[Data section — start]

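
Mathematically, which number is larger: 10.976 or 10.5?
10.976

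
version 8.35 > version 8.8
True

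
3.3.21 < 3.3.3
False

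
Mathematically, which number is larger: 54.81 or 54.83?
54.83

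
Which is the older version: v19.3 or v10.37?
v10.37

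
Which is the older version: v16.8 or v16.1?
v16.1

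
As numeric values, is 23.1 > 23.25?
False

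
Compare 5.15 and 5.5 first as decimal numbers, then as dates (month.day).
As decimals: 5.15 < 5.5. As dates: 5/15 is later than 5/5 (day 15 > day 5).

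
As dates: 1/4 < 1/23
True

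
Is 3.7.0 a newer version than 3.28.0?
No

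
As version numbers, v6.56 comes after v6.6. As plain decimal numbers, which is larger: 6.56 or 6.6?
6.6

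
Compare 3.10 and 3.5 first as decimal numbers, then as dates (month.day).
As decimals: 3.10 < 3.5. As dates: 3/10 is later than 3/5 (day 10 > day 5).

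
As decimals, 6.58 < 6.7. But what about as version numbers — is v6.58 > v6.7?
True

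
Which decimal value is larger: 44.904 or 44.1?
44.904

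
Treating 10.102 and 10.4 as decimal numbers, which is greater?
10.4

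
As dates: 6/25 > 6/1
True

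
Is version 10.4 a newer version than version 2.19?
Yes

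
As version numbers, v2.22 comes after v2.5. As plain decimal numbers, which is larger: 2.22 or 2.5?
2.5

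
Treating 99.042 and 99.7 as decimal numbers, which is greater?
99.7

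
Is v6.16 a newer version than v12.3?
No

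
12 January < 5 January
False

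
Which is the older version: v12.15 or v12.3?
v12.3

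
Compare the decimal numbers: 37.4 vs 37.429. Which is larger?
37.429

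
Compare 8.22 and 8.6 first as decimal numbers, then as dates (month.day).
As decimals: 8.22 < 8.6. As dates: 8/22 is later than 8/6 (day 22 > day 6).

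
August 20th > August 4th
True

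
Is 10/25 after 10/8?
Yes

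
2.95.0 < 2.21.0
False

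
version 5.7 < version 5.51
True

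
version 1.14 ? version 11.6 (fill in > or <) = <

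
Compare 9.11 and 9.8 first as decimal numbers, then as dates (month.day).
As decimals: 9.11 < 9.8. As dates: 9/11 is later than 9/8 (day 11 > day 8).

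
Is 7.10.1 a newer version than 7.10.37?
No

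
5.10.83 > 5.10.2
True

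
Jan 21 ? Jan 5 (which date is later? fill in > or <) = >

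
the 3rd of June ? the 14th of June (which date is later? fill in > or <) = <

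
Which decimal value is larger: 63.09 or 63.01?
63.09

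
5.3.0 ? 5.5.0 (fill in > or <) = <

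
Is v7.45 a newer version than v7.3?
Yes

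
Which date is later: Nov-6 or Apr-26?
Nov-6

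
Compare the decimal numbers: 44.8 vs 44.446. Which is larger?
44.8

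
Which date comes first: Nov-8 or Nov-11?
Nov-8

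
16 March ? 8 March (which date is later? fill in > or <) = >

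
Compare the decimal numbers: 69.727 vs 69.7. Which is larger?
69.727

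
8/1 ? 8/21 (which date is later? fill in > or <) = <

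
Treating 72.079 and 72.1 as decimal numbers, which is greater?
72.1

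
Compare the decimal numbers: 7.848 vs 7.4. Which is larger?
7.848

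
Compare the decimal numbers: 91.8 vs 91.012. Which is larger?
91.8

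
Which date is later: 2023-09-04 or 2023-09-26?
2023-09-26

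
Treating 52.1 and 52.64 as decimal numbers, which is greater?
52.64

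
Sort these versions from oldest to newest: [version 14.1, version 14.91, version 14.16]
[version 14.1, version 14.16, version 14.91]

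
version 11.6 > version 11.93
False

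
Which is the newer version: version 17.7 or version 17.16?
version 17.16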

[Data section — finish]

__Your instructions__. Retype the material word for word, including every line.

__Result below__.
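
Mathematically, which number is larger: 10.976 or 10.5?
10.976

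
version 8.35 > version 8.8
True

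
3.3.21 < 3.3.3
False

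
Mathematically, which number is larger: 54.81 or 54.83?
54.83

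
Which is the older version: v19.3 or v10.37?
v10.37

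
Which is the older version: v16.8 or v16.1?
v16.1

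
As numeric values, is 23.1 > 23.25?
False

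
Compare 5.15 and 5.5 first as decimal numbers, then as dates (month.day).
As decimals: 5.15 < 5.5. As dates: 5/15 is later than 5/5 (day 15 > day 5).

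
As dates: 1/4 < 1/23
True

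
Is 3.7.0 a newer version than 3.28.0?
No

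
As version numbers, v6.56 comes after v6.6. As plain decimal numbers, which is larger: 6.56 or 6.6?
6.6

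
Compare 3.10 and 3.5 first as decimal numbers, then as dates (month.day).
As decimals: 3.10 < 3.5. As dates: 3/10 is later than 3/5 (day 10 > day 5).

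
As decimals, 6.58 < 6.7. But what about as version numbers — is v6.58 > v6.7?
True

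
Which decimal value is larger: 44.904 or 44.1?
44.904

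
Treating 10.102 and 10.4 as decimal numbers, which is greater?
10.4

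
As dates: 6/25 > 6/1
True

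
Is version 10.4 a newer version than version 2.19?
Yes

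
As version numbers, v2.22 comes after v2.5. As plain decimal numbers, which is larger: 2.22 or 2.5?
2.5

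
Treating 99.042 and 99.7 as decimal numbers, which is greater?
99.7

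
Is v6.16 a newer version than v12.3?
No

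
12 January < 5 January
False

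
Which is the older version: v12.15 or v12.3?
v12.3

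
Compare the decimal numbers: 37.4 vs 37.429. Which is larger?
37.429

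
Compare 8.22 and 8.6 first as decimal numbers, then as dates (month.day).
As decimals: 8.22 < 8.6. As dates: 8/22 is later than 8/6 (day 22 > day 6).

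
August 20th > August 4th
True

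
Is 10/25 after 10/8?
Yes

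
2.95.0 < 2.21.0
False

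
version 5.7 < version 5.51
True

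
version 1.14 ? version 11.6 (fill in > or <) = <

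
Compare 9.11 and 9.8 first as decimal numbers, then as dates (month.day).
As decimals: 9.11 < 9.8. As dates: 9/11 is later than 9/8 (day 11 > day 8).

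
Is 7.10.1 a newer version than 7.10.37?
No

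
5.10.83 > 5.10.2
True

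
Jan 21 ? Jan 5 (which date is later? fill in > or <) = >

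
the 3rd of June ? the 14th of June (which date is later? fill in > or <) = <

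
Which decimal value is larger: 63.09 or 63.01?
63.09

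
5.3.0 ? 5.5.0 (fill in > or <) = <

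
Is v7.45 a newer version than v7.3?
Yes

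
Which date is later: Nov-6 or Apr-26?
Nov-6

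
Compare the decimal numbers: 44.8 vs 44.446. Which is larger?
44.8

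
Which date comes first: Nov-8 or Nov-11?
Nov-8

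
16 March ? 8 March (which date is later? fill in > or <) = >

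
Compare the decimal numbers: 69.727 vs 69.7. Which is larger?
69.727

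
8/1 ? 8/21 (which date is later? fill in > or <) = <

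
Treating 72.079 and 72.1 as decimal numbers, which is greater?
72.1

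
Compare the decimal numbers: 7.848 vs 7.4. Which is larger?
7.848

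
Compare the decimal numbers: 91.8 vs 91.012. Which is larger?
91.8

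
Which date is later: 2023-09-04 or 2023-09-26?
2023-09-26

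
Treating 52.1 and 52.64 as decimal numbers, which is greater?
52.64

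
Sort these versions from oldest to newest: [version 14.1, version 14.91, version 14.16]
[version 14.1, version 14.16, version 14.91]

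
version 11.6 > version 11.93
False

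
Which is the newer version: version 17.7 or version 17.16?
version 17.16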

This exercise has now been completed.